(Beginning of Available data)

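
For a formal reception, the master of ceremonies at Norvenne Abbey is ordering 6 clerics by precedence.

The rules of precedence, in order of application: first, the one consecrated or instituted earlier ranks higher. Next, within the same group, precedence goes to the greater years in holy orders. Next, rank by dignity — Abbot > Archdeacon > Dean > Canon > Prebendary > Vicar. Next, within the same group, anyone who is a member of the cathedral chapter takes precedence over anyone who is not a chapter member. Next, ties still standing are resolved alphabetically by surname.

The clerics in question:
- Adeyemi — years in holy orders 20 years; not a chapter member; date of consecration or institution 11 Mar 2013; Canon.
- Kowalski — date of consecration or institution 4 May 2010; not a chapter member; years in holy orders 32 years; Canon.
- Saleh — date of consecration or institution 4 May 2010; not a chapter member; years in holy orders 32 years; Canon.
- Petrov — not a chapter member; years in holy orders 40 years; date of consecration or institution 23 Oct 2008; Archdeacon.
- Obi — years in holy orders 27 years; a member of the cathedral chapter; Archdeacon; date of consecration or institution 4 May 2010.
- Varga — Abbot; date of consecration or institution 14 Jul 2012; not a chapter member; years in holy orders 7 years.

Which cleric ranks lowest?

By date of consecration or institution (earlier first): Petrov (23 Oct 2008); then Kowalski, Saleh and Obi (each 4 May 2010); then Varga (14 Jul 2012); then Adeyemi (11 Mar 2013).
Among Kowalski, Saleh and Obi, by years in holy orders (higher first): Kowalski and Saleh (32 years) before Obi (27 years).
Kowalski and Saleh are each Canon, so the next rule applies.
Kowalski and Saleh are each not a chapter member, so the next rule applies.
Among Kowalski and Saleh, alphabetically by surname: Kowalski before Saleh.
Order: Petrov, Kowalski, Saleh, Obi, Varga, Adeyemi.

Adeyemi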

(End of Available data)
(Beginning of Available data)

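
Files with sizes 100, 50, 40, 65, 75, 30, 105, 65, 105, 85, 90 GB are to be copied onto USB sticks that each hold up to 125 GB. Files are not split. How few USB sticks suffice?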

(End of Available data)

• Problem details: Determine the number of lines in the data above that contain the word "Archdeacon", and provide only that figure.

• Solution to the exercise: 3